═════ Entries supplied ═════

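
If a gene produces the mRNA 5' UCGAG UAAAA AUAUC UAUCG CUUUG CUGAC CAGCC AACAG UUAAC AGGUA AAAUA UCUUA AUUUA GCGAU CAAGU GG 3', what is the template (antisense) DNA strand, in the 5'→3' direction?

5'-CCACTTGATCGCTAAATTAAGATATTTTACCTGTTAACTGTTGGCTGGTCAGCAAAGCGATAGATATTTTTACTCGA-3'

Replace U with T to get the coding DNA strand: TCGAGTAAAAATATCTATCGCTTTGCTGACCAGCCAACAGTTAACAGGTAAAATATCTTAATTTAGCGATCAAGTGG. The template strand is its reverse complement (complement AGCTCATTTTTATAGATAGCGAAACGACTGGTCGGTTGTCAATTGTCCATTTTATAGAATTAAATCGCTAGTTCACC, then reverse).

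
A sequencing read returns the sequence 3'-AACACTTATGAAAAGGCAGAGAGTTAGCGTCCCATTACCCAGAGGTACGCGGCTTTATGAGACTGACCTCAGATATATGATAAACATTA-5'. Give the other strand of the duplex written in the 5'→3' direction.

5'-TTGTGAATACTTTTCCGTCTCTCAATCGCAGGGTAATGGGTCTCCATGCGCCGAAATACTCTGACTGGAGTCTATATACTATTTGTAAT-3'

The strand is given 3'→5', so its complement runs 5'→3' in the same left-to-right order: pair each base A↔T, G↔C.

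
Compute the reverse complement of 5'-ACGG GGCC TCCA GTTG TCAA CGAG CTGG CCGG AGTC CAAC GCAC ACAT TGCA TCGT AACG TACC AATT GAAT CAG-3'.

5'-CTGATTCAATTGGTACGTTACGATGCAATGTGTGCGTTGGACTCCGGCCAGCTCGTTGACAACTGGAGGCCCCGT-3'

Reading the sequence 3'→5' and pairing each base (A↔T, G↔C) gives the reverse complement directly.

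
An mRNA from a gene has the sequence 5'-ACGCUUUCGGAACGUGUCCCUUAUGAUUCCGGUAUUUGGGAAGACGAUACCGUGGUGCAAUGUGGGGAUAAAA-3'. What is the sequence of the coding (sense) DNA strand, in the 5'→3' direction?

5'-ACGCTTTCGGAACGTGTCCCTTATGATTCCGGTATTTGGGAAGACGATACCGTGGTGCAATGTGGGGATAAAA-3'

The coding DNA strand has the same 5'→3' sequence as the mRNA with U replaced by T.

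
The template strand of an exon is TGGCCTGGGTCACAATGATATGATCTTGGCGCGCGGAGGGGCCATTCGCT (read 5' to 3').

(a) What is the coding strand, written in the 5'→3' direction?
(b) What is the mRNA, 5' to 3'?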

═════
═════ Entries supplied ═════

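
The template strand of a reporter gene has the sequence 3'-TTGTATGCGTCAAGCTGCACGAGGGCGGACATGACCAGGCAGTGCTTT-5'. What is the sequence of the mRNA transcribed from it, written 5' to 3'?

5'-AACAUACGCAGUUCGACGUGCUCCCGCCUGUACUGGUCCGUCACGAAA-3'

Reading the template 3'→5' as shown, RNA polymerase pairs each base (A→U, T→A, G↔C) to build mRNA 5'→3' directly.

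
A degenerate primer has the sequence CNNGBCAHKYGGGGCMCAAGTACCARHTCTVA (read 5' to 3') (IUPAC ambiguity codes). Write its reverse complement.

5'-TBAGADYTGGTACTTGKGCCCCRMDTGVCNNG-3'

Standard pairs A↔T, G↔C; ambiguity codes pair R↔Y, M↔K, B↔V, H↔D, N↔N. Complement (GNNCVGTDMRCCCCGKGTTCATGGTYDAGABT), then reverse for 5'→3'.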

═════

§ **Description of the task**: Among the records above, only the lines between the line holding "The template strand of an" and the line holding "(b) What is the mRNA, 5' to 3'?", inclusive, are to be output, exactly as written.

§ **Task answer**:
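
The template strand of an exon is TGGCCTGGGTCACAATGATATGATCTTGGCGCGCGGAGGGGCCATTCGCT (read 5' to 3').

(a) What is the coding strand, written in the 5'→3' direction?
(b) What is the mRNA, 5' to 3'?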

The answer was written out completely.